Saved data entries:
***

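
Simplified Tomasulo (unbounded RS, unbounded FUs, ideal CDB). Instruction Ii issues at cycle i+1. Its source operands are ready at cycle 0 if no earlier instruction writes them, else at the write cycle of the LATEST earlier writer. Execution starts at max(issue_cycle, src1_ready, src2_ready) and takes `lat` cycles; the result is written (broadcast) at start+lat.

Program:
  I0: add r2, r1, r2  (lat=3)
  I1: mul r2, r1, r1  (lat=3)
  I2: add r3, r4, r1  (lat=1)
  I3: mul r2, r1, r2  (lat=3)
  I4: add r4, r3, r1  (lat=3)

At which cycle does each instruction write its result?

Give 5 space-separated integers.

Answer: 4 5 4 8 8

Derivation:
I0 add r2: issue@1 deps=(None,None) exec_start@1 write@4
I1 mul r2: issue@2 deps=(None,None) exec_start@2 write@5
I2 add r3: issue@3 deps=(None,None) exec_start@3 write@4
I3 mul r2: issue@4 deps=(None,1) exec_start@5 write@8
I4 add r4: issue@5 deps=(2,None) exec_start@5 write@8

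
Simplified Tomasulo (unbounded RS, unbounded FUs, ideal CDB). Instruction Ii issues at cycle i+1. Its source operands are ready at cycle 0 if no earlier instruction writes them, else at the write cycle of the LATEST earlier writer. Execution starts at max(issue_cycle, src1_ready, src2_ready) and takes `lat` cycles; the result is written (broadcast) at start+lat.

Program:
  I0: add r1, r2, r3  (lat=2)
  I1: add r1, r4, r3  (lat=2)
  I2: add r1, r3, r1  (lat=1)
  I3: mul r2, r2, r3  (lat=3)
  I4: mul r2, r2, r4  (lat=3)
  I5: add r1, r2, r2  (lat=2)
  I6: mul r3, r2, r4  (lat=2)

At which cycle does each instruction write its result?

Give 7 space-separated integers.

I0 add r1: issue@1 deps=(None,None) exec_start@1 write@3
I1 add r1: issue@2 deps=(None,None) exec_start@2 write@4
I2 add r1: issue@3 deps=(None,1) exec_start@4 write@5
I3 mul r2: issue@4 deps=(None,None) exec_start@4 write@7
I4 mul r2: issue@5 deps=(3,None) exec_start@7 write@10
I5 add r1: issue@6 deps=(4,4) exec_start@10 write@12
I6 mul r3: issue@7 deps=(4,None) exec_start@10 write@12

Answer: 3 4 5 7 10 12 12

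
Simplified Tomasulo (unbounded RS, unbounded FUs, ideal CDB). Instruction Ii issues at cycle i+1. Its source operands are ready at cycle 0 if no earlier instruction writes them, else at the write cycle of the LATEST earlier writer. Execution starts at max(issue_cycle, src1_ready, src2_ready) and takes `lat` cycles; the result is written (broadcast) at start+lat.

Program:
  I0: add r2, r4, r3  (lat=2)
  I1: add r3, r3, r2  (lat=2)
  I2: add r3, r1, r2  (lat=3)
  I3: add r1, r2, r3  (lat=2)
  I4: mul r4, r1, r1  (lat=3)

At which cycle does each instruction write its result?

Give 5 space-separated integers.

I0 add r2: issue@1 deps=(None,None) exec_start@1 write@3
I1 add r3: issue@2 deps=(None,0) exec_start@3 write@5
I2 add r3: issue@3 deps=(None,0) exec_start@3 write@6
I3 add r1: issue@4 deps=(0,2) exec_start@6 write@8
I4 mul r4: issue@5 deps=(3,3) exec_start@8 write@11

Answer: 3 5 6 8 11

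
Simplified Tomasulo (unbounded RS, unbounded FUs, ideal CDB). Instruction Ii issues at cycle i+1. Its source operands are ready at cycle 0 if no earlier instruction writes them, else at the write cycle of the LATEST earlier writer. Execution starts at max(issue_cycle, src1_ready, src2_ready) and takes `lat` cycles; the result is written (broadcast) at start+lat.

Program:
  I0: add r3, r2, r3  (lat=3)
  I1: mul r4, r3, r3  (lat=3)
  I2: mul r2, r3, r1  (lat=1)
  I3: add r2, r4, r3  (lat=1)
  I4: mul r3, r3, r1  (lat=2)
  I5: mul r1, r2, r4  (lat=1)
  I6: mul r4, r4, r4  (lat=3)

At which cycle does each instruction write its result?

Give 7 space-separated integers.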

***

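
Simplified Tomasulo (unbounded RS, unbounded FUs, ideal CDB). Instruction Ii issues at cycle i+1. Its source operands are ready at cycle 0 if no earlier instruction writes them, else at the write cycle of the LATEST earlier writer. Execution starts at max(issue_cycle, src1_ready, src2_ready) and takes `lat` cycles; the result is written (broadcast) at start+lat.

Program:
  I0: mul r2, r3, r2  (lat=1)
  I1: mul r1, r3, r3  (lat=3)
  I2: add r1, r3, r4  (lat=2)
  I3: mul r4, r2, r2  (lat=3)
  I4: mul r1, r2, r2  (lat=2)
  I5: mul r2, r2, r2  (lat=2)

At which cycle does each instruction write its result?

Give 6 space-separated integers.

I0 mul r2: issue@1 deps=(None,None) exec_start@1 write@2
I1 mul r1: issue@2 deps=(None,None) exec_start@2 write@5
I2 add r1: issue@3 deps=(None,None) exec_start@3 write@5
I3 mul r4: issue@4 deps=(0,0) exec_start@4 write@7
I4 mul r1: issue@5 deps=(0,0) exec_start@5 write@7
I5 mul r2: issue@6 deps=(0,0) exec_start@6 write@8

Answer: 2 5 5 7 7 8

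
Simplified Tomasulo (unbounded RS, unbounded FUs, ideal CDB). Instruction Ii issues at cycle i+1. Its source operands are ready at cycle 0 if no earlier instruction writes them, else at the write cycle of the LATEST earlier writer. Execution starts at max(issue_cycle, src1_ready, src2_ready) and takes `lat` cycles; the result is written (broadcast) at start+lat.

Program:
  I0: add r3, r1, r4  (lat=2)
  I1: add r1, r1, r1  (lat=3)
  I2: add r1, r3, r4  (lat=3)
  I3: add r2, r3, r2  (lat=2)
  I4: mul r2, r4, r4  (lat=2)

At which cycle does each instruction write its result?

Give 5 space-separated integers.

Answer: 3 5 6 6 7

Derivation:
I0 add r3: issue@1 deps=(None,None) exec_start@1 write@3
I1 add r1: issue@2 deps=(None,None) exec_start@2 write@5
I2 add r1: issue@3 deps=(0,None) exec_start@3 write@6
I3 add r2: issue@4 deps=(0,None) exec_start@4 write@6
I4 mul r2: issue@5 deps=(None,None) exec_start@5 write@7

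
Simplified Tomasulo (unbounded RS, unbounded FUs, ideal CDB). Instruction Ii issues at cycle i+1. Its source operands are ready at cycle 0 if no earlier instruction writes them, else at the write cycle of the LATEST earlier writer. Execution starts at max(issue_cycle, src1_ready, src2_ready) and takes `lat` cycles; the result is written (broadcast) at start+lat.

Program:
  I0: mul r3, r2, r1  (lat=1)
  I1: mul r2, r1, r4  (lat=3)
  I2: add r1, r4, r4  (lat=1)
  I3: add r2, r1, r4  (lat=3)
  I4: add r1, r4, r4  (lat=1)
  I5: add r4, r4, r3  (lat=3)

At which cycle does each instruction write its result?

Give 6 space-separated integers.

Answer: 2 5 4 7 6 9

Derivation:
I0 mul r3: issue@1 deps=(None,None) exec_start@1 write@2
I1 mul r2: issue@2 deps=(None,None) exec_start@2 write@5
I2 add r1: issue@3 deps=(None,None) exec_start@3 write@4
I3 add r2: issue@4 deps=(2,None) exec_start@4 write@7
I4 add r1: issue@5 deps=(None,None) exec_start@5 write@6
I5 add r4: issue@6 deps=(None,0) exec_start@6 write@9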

***

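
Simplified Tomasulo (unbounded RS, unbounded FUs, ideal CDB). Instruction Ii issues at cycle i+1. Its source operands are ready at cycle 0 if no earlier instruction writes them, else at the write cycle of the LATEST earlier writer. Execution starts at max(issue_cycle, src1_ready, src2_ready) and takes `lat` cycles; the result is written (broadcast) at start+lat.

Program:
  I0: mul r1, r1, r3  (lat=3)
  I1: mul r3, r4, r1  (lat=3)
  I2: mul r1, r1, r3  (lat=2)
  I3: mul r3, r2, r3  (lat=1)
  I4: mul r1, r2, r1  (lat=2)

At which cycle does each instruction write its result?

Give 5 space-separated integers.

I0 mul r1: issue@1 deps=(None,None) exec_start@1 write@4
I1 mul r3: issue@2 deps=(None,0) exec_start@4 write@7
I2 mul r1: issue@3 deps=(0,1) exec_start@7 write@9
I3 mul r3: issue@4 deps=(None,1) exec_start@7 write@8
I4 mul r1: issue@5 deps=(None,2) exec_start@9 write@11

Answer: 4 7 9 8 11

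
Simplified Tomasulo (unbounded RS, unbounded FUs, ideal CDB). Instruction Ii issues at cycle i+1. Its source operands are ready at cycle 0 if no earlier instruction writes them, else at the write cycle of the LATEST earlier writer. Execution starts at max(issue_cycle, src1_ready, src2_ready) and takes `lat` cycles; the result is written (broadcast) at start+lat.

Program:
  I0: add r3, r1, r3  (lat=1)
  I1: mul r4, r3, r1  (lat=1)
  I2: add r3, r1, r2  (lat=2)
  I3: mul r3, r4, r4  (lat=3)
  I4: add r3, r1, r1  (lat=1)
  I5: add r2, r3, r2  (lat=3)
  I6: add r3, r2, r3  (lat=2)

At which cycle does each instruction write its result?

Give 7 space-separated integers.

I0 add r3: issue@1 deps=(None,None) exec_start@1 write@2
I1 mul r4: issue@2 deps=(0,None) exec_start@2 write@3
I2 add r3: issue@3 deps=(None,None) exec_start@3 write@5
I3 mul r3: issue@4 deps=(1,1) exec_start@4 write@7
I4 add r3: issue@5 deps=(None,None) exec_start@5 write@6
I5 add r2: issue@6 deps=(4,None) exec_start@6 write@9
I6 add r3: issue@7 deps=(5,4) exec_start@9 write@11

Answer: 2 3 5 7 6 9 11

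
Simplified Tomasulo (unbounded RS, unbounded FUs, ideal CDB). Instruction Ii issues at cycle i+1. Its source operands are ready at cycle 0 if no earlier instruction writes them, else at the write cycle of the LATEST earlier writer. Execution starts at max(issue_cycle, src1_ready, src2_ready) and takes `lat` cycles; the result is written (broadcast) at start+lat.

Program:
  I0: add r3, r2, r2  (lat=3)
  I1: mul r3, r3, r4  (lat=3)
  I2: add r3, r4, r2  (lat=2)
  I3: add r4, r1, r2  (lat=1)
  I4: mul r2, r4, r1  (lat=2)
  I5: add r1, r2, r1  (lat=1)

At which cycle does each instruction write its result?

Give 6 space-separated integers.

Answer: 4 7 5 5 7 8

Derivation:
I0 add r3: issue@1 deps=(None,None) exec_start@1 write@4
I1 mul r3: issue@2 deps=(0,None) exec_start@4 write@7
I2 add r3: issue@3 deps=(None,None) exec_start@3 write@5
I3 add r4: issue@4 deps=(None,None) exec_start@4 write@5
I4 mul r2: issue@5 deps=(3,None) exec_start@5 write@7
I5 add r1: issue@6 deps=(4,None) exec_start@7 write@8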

***

Your goal:
Both the line containing "I1: mul r1, r3, r3" and the line containing "I3: add r2, r1, r4" belong in the answer. Print them and every line above that falls between them exactly, and no others.

Written solution:
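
  I1: mul r1, r3, r3  (lat=3)
  I2: add r1, r3, r4  (lat=2)
  I3: mul r4, r2, r2  (lat=3)
  I4: mul r1, r2, r2  (lat=2)
  I5: mul r2, r2, r2  (lat=2)

At which cycle does each instruction write its result?

Give 6 space-separated integers.

I0 mul r2: issue@1 deps=(None,None) exec_start@1 write@2
I1 mul r1: issue@2 deps=(None,None) exec_start@2 write@5
I2 add r1: issue@3 deps=(None,None) exec_start@3 write@5
I3 mul r4: issue@4 deps=(0,0) exec_start@4 write@7
I4 mul r1: issue@5 deps=(0,0) exec_start@5 write@7
I5 mul r2: issue@6 deps=(0,0) exec_start@6 write@8

Answer: 2 5 5 7 7 8

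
Simplified Tomasulo (unbounded RS, unbounded FUs, ideal CDB). Instruction Ii issues at cycle i+1. Its source operands are ready at cycle 0 if no earlier instruction writes them, else at the write cycle of the LATEST earlier writer. Execution starts at max(issue_cycle, src1_ready, src2_ready) and takes `lat` cycles; the result is written (broadcast) at start+lat.

Program:
  I0: add r3, r1, r4  (lat=2)
  I1: add r1, r1, r1  (lat=3)
  I2: add r1, r3, r4  (lat=3)
  I3: add r2, r3, r2  (lat=2)
  I4: mul r2, r4, r4  (lat=2)

At which cycle does each instruction write its result?

Give 5 space-separated integers.

Answer: 3 5 6 6 7

Derivation:
I0 add r3: issue@1 deps=(None,None) exec_start@1 write@3
I1 add r1: issue@2 deps=(None,None) exec_start@2 write@5
I2 add r1: issue@3 deps=(0,None) exec_start@3 write@6
I3 add r2: issue@4 deps=(0,None) exec_start@4 write@6
I4 mul r2: issue@5 deps=(None,None) exec_start@5 write@7

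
Simplified Tomasulo (unbounded RS, unbounded FUs, ideal CDB). Instruction Ii issues at cycle i+1. Its source operands are ready at cycle 0 if no earlier instruction writes them, else at the write cycle of the LATEST earlier writer. Execution starts at max(issue_cycle, src1_ready, src2_ready) and takes `lat` cycles; the result is written (broadcast) at start+lat.

Program:
  I0: mul r3, r2, r1  (lat=1)
  I1: mul r2, r1, r4  (lat=3)
  I2: add r1, r4, r4  (lat=1)
  I3: add r2, r1, r4  (lat=3)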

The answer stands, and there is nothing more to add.